◆ Exercise aim:
Locate the line that contains "A jib crane arm of length 14.1" in the entries below. Retype it and all following lines through the final one, character for character.

(Collected data entries)
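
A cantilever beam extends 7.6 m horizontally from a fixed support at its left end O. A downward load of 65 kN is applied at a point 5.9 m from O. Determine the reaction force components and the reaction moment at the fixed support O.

O_x = 0, O_y = 65.00 kN, M_O = 383.5 kN·m

ΣF_x = 0: O_x = 0.
ΣF_y = 0: O_y − 65 = 0 → O_y = 65.00 kN.
ΣM about O: M_O − 65·5.9 = 0 → M_O = 383.5 kN·m.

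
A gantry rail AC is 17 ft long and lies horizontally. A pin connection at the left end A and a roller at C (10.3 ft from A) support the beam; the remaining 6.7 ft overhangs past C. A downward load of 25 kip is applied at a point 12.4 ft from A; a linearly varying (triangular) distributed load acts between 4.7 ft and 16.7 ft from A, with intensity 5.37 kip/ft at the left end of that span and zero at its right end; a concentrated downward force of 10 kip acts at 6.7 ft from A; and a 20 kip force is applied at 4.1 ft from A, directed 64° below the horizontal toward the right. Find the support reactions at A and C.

A_x = -8.767 kip, A_y = 14.22 kip, C_y = 70.97 kip

Resultant of the triangular load: ½ × 5.37 × 12 = 32.22 kip, acting at 8.7 ft from A (one-third of the span from the peak).
Taking moments about A: C_y·10.3 − 25·12.4 − (½·5.37·12)·8.7 − 10·6.7 − 20·sin64°·4.1 = 0 → C_y = 731.015/10.3 = 70.9723 ≈ 70.97 kip.
ΣF_y = 0: A_y + 70.9723 − 25 − ½·5.37·12 − 10 − 20·sin64° = 0 → A_y = 14.22 kip.
ΣF_x = 0: A_x + 20·cos64° = 0 → A_x = -8.767 kip.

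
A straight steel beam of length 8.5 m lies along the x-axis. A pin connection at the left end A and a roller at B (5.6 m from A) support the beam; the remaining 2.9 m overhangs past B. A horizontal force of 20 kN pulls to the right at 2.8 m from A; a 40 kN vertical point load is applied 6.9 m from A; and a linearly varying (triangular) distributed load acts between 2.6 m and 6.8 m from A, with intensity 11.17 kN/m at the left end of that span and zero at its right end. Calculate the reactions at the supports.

A_x = -20.00 kN, A_y = -2.584 kN, B_y = 66.04 kN

Resultant of the triangular load: ½ × 11.17 × 4.2 = 23.457 kN, acting at 4 m from A (one-third of the span from the peak).
ΣM about A: B_y·5.6 − 40·6.9 − (½·11.17·4.2)·4 = 0 → B_y = 369.828/5.6 = 66.0407 ≈ 66.04 kN.
ΣF_y = 0: A_y + 66.0407 − 40 − ½·11.17·4.2 = 0 → A_y = -2.584 kN.
ΣF_x = 0: A_x + 20 = 0 → A_x = -20.00 kN.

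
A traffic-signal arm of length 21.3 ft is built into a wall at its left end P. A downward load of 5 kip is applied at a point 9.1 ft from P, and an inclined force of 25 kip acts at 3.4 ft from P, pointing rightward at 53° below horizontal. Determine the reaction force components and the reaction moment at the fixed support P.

P_x = -15.05 kip, P_y = 24.97 kip, M_P = 113.4 kip·ft

ΣF_x = 0: P_x + 25·cos53° = 0 → P_x = -15.05 kip.
ΣF_y = 0: P_y − 5 − 25·sin53° = 0 → P_y = 24.97 kip.
ΣM about P: M_P − 5·9.1 − 25·sin53°·3.4 = 0 → M_P = 113.4 kip·ft.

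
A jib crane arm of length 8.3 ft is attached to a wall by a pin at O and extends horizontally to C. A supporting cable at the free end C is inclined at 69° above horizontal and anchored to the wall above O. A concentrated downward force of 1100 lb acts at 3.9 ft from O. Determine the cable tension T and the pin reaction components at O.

T = 553.6 lb, O_x = 198.4 lb, O_y = 583.1 lb

ΣM about O: T·sin69°·8.3 − 1100·3.9 = 0 → T = 4290/(8.3·0.93358) = 553.64 ≈ 553.6 lb.
ΣF_x = 0: O_x − T·cos69° = 0 → O_x = 553.64 × 0.358368 = 198.4 lb.
ΣF_y = 0: O_y + T·sin69° − 1100 = 0 → O_y = 1100 − 553.64 × 0.93358 = 583.1 lb.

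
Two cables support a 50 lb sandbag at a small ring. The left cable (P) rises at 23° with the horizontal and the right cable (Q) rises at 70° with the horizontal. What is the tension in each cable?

ΣF_x = 0: −T_P·cos23° + T_Q·cos70° = 0 → T_Q = 2.69138·T_P.
ΣF_y = 0: T_P·sin23° + T_Q·sin70° = 50.
Substitute: T_P·(0.390731 + 2.69138·0.939693) = 50 → T_P = 17.1244 ≈ 17.12 lb.
Then T_Q = 2.69138 × 17.1244 = 46.09 lb.

T_P = 17.12 lb, T_Q = 46.09 lb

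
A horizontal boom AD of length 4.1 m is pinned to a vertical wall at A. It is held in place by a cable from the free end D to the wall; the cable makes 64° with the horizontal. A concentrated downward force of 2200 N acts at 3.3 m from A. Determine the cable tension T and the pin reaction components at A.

T = 1970 N, A_x = 863.6 N, A_y = 429.3 N

ΣM about A: T·sin64°·4.1 − 2200·3.3 = 0 → T = 7260/(4.1·0.898794) = 1970.12 ≈ 1970 N.
ΣF_x = 0: A_x − T·cos64° = 0 → A_x = 1970.12 × 0.438371 = 863.6 N.
ΣF_y = 0: A_y + T·sin64° − 2200 = 0 → A_y = 2200 − 1970.12 × 0.898794 = 429.3 N.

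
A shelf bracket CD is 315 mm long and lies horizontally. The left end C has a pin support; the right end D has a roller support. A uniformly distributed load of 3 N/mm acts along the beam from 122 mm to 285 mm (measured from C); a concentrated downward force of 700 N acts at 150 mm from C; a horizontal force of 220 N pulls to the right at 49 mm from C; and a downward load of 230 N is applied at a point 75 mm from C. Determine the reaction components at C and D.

Resultant of the distributed load: 3 × 163 = 489 N at 203.5 mm from C.
Taking moments about C: D_y·315 − (3·163)·203.5 − 700·150 − 230·75 = 0 → D_y = 221761.5/315 = 704.005 ≈ 704.0 N.
ΣF_y = 0: C_y + 704.005 − 3·163 − 700 − 230 = 0 → C_y = 715.0 N.
ΣF_x = 0: C_x + 220 = 0 → C_x = -220.0 N.

C_x = -220.0 N, C_y = 715.0 N, D_y = 704.0 N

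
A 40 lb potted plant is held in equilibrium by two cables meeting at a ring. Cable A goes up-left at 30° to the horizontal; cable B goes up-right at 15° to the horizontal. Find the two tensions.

T_A = 54.64 lb, T_B = 48.99 lb

ΣF_x = 0: −T_A·cos30° + T_B·cos15° = 0 → T_B = 0.896575·T_A.
ΣF_y = 0: T_A·sin30° + T_B·sin15° = 40.
Substitute: T_A·(0.5 + 0.896575·0.258819) = 40 → T_A = 54.641 ≈ 54.64 lb.
Then T_B = 0.896575 × 54.641 = 48.99 lb.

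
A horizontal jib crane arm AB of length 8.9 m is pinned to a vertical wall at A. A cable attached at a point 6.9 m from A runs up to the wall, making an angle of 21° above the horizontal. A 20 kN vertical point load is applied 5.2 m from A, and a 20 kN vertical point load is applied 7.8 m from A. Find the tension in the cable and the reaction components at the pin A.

T = 105.1 kN, A_x = 98.16 kN, A_y = 2.319 kN

ΣM about A: T·sin21°·6.9 − 20·5.2 − 20·7.8 = 0 → T = 260/(6.9·0.358368) = 105.147 ≈ 105.1 kN.
ΣF_x = 0: A_x − T·cos21° = 0 → A_x = 105.147 × 0.93358 = 98.16 kN.
ΣF_y = 0: A_y + T·sin21° − 20 − 20 = 0 → A_y = 40 − 105.147 × 0.358368 = 2.319 kN.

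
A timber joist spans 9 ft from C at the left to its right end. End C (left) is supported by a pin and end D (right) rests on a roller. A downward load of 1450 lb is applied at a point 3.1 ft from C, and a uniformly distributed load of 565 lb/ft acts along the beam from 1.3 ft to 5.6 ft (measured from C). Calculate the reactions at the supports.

Resultant of the distributed load: 565 × 4.3 = 2429.5 lb at 3.45 ft from C.
ΣM about C: D_y·9 − 1450·3.1 − (565·4.3)·3.45 = 0 → D_y = 12876.775/9 = 1430.75 ≈ 1431 lb.
ΣF_y = 0: C_y + 1430.75 − 1450 − 565·4.3 = 0 → C_y = 2449 lb.
ΣF_x = 0: no horizontal applied forces, so C_x = 0.

C_x = 0, C_y = 2449 lb, D_y = 1431 lb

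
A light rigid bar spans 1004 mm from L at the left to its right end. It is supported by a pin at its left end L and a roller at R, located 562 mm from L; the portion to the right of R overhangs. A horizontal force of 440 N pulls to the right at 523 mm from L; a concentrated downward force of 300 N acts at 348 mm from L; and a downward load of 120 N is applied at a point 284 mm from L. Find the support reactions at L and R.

ΣM about L: R_y·562 − 300·348 − 120·284 = 0 → R_y = 138480/562 = 246.406 ≈ 246.4 N.
ΣF_y = 0: L_y + 246.406 − 300 − 120 = 0 → L_y = 173.6 N.
ΣF_x = 0: L_x + 440 = 0 → L_x = -440.0 N.

L_x = -440.0 N, L_y = 173.6 N, R_y = 246.4 N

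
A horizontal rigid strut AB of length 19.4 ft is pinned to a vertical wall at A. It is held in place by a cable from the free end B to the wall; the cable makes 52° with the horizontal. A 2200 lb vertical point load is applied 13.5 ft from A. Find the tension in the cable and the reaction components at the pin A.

ΣM about A: T·sin52°·19.4 − 2200·13.5 = 0 → T = 29700/(19.4·0.788011) = 1942.77 ≈ 1943 lb.
ΣF_x = 0: A_x − T·cos52° = 0 → A_x = 1942.77 × 0.615661 = 1196 lb.
ΣF_y = 0: A_y + T·sin52° − 2200 = 0 → A_y = 2200 − 1942.77 × 0.788011 = 669.1 lb.

T = 1943 lb, A_x = 1196 lb, A_y = 669.1 lb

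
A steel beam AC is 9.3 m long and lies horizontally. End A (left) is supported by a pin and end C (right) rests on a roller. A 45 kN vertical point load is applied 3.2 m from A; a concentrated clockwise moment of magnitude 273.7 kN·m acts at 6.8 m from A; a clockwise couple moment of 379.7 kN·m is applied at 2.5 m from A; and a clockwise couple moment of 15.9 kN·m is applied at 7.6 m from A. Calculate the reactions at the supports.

A_x = 0, A_y = -42.45 kN, C_y = 87.45 kN

Taking moments about A: C_y·9.3 − 45·3.2 − 273.7 − 379.7 − 15.9 = 0 → C_y = 813.3/9.3 = 87.4516 ≈ 87.45 kN.
ΣF_y = 0: A_y + 87.4516 − 45 = 0 → A_y = -42.45 kN.
ΣF_x = 0: no horizontal applied forces, so A_x = 0.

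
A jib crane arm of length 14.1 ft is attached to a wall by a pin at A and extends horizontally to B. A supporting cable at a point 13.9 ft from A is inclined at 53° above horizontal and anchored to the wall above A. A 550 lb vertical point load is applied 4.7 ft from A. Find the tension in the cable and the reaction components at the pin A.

T = 232.9 lb, A_x = 140.1 lb, A_y = 364.0 lb

ΣM about A: T·sin53°·13.9 − 550·4.7 = 0 → T = 2585/(13.9·0.798636) = 232.861 ≈ 232.9 lb.
ΣF_x = 0: A_x − T·cos53° = 0 → A_x = 232.861 × 0.601815 = 140.1 lb.
ΣF_y = 0: A_y + T·sin53° − 550 = 0 → A_y = 550 − 232.861 × 0.798636 = 364.0 lb.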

◆ Problem solution:
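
A jib crane arm of length 14.1 ft is attached to a wall by a pin at A and extends horizontally to B. A supporting cable at a point 13.9 ft from A is inclined at 53° above horizontal and anchored to the wall above A. A 550 lb vertical point load is applied 4.7 ft from A. Find the tension in the cable and the reaction components at the pin A.

T = 232.9 lb, A_x = 140.1 lb, A_y = 364.0 lb

ΣM about A: T·sin53°·13.9 − 550·4.7 = 0 → T = 2585/(13.9·0.798636) = 232.861 ≈ 232.9 lb.
ΣF_x = 0: A_x − T·cos53° = 0 → A_x = 232.861 × 0.601815 = 140.1 lb.
ΣF_y = 0: A_y + T·sin53° − 550 = 0 → A_y = 550 − 232.861 × 0.798636 = 364.0 lb.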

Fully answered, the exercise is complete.